● **WHAT IS NEEDED**:
Beneath this instruction is a block of data; output from it exactly the lines that run from the one containing "On any side" through the one containing "the fuel sample reacts", inclusive.

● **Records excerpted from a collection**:
*****
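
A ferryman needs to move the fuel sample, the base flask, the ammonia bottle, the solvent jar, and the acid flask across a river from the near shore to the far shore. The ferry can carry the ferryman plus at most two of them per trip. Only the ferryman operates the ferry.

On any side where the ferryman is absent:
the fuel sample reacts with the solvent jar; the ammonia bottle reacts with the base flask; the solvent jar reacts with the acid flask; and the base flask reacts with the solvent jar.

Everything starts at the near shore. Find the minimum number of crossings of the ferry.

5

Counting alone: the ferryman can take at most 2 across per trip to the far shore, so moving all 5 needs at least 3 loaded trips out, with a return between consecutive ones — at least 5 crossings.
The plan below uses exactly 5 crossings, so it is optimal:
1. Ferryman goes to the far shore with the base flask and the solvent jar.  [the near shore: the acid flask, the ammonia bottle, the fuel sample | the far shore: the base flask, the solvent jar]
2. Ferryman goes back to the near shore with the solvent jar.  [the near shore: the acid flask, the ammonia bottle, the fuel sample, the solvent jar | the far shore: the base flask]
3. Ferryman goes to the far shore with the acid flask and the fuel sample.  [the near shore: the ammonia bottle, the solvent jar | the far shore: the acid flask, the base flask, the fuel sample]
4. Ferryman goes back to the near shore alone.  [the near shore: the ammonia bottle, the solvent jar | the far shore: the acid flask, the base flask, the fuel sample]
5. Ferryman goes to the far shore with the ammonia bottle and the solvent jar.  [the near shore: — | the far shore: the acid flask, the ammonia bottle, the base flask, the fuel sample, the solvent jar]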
*****
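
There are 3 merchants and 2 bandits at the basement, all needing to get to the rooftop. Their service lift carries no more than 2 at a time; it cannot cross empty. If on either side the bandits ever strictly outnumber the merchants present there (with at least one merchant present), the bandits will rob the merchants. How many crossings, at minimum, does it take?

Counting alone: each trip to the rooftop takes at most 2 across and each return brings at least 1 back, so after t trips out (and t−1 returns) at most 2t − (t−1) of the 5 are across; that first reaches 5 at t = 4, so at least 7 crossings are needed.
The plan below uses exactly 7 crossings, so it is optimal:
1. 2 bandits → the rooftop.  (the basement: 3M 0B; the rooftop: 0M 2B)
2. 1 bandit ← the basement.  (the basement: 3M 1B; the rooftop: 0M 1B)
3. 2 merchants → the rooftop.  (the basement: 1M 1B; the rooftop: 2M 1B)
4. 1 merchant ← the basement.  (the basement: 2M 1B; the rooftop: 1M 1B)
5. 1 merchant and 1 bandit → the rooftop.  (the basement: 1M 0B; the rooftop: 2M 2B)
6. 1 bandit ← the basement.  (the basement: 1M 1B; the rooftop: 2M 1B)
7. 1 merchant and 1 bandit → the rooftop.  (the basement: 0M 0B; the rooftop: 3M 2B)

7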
*****
● **ANSWER FOR THE TASK**:
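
On any side where the ferryman is absent:
the fuel sample reacts with the solvent jar; the ammonia bottle reacts with the base flask; the solvent jar reacts with the acid flask; and the base flask reacts with the solvent jar.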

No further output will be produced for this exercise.